# [To do]
In the listing below, pick out lines with "Coco".

# [Excerpted data]
##############################
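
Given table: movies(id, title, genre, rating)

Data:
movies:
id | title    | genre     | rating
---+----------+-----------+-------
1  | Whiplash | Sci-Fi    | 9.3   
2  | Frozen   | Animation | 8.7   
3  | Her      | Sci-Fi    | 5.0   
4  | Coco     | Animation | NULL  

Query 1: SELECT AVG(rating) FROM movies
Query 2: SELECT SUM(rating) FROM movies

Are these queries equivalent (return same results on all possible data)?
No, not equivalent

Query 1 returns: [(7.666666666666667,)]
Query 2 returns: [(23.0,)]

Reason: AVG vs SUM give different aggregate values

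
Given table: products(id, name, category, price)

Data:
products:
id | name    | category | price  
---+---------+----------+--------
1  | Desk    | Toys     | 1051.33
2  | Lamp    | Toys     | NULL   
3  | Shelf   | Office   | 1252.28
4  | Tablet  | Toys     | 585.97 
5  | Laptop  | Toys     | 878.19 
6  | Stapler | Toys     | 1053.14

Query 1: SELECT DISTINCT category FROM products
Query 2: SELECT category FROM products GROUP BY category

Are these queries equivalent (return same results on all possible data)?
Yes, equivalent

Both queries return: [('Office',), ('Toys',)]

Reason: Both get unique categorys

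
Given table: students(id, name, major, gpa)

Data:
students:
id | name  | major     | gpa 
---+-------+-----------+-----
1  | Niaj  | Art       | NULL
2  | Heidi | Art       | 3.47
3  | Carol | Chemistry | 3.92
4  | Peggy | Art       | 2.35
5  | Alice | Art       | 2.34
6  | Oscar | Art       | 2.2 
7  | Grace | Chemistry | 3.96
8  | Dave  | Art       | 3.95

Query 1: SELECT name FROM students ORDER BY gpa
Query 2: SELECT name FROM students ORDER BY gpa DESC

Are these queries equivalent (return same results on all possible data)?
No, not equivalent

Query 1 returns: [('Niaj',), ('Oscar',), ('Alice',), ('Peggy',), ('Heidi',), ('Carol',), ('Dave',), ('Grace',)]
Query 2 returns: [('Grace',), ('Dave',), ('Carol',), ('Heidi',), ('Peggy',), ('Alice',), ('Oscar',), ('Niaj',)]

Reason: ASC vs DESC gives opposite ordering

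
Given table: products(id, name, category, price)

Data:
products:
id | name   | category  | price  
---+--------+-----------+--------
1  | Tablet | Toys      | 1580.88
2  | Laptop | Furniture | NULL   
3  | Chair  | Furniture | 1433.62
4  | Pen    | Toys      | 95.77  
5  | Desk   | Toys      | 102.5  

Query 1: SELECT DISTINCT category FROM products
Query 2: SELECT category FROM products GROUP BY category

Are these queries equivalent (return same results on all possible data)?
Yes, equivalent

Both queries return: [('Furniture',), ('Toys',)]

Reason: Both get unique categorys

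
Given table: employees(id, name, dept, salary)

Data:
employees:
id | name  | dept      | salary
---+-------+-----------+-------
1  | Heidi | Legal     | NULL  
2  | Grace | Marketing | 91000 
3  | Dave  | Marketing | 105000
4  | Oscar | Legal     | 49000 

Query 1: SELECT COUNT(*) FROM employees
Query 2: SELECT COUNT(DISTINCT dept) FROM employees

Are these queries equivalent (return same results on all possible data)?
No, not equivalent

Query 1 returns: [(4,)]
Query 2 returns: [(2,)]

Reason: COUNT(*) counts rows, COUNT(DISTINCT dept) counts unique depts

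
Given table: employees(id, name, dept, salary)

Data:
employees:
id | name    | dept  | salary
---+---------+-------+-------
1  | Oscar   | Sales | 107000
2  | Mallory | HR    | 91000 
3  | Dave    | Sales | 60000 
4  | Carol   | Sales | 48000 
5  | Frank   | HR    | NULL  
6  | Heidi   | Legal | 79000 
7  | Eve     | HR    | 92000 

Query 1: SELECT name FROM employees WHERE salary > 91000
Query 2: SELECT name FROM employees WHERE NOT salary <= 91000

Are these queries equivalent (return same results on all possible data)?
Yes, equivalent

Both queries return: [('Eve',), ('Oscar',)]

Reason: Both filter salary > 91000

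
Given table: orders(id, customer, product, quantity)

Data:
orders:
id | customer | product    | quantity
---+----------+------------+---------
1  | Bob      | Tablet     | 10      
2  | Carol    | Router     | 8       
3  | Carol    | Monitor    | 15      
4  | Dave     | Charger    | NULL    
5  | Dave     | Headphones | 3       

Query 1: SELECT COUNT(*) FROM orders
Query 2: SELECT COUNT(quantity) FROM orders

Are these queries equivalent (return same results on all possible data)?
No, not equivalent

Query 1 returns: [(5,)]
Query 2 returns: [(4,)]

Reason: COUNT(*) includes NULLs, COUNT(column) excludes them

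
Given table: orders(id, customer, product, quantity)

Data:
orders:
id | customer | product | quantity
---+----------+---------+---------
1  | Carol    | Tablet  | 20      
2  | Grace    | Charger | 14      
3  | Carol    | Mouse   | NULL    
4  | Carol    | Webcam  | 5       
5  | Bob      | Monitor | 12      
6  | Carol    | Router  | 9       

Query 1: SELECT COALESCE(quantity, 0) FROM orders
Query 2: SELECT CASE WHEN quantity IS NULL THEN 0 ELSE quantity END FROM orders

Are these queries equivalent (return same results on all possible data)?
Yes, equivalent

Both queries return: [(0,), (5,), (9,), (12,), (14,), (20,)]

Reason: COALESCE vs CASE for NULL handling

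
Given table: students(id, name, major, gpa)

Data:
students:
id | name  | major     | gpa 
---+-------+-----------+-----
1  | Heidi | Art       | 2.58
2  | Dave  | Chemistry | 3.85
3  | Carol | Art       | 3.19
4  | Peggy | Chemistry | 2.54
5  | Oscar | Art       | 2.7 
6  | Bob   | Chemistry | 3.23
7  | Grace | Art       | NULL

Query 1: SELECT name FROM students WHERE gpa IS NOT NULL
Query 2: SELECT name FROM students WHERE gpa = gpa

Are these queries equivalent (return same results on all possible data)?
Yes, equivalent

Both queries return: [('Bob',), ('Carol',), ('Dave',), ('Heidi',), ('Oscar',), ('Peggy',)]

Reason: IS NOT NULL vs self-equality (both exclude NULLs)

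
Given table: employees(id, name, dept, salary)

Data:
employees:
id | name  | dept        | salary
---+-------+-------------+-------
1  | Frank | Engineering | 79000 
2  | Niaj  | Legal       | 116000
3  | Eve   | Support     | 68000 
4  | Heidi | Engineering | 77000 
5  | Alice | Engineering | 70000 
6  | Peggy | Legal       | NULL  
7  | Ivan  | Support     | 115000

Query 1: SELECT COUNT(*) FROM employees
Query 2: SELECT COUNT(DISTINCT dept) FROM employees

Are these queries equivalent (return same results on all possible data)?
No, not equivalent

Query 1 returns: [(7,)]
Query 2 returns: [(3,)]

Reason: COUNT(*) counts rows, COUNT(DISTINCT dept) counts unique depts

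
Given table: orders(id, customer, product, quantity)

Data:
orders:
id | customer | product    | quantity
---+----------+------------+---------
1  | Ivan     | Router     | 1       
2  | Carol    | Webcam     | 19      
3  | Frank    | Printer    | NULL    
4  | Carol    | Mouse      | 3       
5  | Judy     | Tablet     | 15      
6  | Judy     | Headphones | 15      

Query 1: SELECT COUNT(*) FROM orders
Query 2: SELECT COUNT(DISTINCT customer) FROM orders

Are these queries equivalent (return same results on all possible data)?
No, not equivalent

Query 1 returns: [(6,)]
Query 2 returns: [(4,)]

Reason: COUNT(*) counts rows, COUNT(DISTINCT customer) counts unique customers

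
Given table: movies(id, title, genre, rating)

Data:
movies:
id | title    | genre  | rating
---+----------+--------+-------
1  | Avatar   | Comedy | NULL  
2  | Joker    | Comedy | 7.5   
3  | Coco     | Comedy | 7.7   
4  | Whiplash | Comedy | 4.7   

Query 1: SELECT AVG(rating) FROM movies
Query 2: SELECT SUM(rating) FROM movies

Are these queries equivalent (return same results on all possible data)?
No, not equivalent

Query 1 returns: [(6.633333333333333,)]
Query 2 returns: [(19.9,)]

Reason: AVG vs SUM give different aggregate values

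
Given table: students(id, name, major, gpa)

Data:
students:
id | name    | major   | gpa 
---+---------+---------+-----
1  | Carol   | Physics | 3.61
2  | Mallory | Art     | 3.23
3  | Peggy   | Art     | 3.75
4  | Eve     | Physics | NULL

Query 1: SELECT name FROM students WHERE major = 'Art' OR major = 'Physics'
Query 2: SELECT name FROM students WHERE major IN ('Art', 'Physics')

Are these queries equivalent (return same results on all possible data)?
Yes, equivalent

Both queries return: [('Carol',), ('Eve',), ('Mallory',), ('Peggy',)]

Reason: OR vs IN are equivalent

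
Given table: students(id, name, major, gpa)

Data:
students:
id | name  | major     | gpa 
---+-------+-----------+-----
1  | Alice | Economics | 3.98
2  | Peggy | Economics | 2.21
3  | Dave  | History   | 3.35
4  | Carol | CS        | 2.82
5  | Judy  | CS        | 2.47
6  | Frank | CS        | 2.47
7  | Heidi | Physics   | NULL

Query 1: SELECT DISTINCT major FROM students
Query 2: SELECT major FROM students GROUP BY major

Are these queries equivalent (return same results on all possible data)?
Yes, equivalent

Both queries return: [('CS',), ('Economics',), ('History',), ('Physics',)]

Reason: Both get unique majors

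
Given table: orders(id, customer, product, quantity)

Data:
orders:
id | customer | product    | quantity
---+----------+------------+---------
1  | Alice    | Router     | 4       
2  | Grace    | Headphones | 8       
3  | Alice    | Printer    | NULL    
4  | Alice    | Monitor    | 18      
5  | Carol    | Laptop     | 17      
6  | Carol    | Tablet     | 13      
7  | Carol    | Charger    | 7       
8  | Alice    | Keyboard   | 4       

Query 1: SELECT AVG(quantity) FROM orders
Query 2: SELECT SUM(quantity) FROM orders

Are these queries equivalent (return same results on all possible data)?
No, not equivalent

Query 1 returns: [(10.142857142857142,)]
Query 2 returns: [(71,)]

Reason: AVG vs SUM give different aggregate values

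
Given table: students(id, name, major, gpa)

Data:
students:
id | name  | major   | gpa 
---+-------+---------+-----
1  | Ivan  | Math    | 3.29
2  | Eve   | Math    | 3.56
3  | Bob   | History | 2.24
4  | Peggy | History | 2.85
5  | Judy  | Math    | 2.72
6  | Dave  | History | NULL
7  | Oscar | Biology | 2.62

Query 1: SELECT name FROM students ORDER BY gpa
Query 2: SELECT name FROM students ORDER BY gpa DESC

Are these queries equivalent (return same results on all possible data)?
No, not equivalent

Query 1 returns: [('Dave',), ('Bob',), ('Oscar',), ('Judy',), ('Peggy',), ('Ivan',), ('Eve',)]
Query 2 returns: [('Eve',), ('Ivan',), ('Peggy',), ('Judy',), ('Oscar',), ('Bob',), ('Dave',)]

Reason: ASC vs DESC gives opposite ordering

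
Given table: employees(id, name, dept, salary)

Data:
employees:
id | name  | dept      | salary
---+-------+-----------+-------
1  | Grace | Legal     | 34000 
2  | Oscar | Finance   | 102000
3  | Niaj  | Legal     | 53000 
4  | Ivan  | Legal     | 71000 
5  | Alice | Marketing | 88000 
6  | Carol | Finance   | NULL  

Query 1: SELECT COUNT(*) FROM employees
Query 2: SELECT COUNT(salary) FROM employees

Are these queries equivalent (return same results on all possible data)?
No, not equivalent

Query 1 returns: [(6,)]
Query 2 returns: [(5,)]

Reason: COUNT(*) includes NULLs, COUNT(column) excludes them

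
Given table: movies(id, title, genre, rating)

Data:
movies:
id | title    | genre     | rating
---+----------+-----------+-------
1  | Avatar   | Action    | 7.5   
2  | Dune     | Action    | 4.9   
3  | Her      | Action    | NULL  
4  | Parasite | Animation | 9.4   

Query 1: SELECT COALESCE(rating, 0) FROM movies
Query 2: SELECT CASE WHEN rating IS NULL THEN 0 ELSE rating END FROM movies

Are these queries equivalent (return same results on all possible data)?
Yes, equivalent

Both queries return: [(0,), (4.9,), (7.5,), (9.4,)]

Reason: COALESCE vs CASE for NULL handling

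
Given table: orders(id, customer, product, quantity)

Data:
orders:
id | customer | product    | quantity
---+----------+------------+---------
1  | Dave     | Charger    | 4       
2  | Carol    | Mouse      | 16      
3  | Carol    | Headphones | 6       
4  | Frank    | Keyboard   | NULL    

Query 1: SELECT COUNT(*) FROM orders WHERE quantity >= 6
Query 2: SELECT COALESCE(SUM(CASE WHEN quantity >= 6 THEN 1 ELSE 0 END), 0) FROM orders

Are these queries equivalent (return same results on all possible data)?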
##############################
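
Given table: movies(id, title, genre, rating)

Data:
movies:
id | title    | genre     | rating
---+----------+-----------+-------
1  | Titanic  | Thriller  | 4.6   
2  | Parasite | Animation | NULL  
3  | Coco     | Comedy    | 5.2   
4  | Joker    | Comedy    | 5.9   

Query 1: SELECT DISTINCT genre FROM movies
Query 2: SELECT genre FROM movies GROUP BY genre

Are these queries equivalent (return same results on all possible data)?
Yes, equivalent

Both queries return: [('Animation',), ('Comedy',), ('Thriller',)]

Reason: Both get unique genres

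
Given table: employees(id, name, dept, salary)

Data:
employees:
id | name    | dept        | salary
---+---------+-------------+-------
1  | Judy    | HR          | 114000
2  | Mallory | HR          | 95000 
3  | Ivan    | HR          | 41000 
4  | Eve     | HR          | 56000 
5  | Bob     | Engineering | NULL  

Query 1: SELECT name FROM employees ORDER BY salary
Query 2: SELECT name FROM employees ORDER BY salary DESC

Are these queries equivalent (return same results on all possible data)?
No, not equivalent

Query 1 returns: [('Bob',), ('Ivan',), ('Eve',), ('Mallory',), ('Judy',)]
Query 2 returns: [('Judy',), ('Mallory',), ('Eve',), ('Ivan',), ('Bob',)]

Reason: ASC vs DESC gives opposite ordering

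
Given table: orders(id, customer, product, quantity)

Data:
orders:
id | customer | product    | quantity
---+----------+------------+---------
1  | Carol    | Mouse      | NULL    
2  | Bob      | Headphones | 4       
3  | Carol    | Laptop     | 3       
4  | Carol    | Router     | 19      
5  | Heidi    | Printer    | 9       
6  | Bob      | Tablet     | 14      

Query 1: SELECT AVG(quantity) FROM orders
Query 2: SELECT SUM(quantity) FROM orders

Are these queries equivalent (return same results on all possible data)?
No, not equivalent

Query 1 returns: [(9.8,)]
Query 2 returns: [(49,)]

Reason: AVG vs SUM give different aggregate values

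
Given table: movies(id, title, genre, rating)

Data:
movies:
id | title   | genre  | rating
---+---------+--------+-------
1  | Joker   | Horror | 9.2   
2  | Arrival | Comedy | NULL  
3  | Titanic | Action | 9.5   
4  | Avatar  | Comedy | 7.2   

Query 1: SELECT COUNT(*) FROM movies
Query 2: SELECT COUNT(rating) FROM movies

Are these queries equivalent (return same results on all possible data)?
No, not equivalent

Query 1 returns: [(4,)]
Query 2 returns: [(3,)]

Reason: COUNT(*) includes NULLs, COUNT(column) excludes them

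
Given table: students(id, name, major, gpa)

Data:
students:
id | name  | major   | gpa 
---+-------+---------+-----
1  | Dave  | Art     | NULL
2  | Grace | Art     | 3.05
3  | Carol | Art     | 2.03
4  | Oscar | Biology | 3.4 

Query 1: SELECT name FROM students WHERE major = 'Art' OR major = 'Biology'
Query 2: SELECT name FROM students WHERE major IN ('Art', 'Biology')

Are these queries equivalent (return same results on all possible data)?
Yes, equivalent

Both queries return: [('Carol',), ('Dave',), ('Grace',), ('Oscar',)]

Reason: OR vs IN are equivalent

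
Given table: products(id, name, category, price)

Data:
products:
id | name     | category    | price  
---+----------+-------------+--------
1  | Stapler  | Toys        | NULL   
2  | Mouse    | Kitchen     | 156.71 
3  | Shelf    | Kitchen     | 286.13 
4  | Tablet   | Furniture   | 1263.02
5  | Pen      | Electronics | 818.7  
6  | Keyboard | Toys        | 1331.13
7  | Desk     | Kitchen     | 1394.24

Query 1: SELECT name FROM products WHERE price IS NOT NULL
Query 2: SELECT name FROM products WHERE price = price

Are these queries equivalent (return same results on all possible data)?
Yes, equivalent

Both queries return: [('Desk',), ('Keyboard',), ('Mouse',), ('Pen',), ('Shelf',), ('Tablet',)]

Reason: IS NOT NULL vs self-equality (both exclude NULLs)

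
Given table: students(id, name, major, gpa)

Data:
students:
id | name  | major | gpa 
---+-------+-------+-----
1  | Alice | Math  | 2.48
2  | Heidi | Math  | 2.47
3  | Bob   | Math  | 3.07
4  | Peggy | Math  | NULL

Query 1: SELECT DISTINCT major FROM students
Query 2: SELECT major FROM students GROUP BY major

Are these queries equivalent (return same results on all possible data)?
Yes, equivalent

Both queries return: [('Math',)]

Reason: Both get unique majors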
##############################
# [Written response]
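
4  | Coco     | Animation | NULL  
3  | Coco     | Comedy | 7.7   
3  | Coco     | Comedy    | 5.2   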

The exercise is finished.